_What you are asked to do_
Repeat nothing but the line containing "- Becker: profit-interest" and the lines that follow it, up to and including the last line of the data below.

▼

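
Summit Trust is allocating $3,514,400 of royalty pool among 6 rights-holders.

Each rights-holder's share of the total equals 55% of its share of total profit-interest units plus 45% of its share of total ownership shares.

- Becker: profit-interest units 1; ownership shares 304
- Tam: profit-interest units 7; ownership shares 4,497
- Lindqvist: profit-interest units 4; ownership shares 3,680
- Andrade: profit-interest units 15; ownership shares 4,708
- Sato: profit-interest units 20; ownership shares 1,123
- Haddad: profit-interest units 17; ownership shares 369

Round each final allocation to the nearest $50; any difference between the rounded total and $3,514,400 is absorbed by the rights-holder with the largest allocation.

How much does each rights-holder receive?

Becker: $62,950 | Tam: $695,850 | Lindqvist: $517,250 | Andrade: $960,150 | Sato: $725,000 | Haddad: $553,200

Profit-interest units total 64; ownership shares total 14,681.
Composite weights (55% profit-interest units + 45% ownership shares): Becker 0.0179; Tam 0.1980; Lindqvist 0.1472; Andrade 0.2732; Sato 0.2063; Haddad 0.1574.
Raw shares: Becker 62,949.64; Tam 695,843.04; Lindqvist 517,227.80; Andrade 960,187.57; Sato 725,010.32; Haddad 553,181.63.
Rounded to nearest $50: Becker $62,950; Tam $695,850; Lindqvist $517,250; Andrade $960,200; Sato $725,000; Haddad $553,200. Sum = $3,514,450.
Difference $3,514,400 − $3,514,450 = −$50 applied to largest allocation (Andrade): Andrade becomes $960,150.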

▲

_Output below_
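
- Becker: profit-interest units 1; ownership shares 304
- Tam: profit-interest units 7; ownership shares 4,497
- Lindqvist: profit-interest units 4; ownership shares 3,680
- Andrade: profit-interest units 15; ownership shares 4,708
- Sato: profit-interest units 20; ownership shares 1,123
- Haddad: profit-interest units 17; ownership shares 369

Round each final allocation to the nearest $50; any difference between the rounded total and $3,514,400 is absorbed by the rights-holder with the largest allocation.

How much does each rights-holder receive?

Becker: $62,950 | Tam: $695,850 | Lindqvist: $517,250 | Andrade: $960,150 | Sato: $725,000 | Haddad: $553,200

Profit-interest units total 64; ownership shares total 14,681.
Composite weights (55% profit-interest units + 45% ownership shares): Becker 0.0179; Tam 0.1980; Lindqvist 0.1472; Andrade 0.2732; Sato 0.2063; Haddad 0.1574.
Raw shares: Becker 62,949.64; Tam 695,843.04; Lindqvist 517,227.80; Andrade 960,187.57; Sato 725,010.32; Haddad 553,181.63.
Rounded to nearest $50: Becker $62,950; Tam $695,850; Lindqvist $517,250; Andrade $960,200; Sato $725,000; Haddad $553,200. Sum = $3,514,450.
Difference $3,514,400 − $3,514,450 = −$50 applied to largest allocation (Andrade): Andrade becomes $960,150.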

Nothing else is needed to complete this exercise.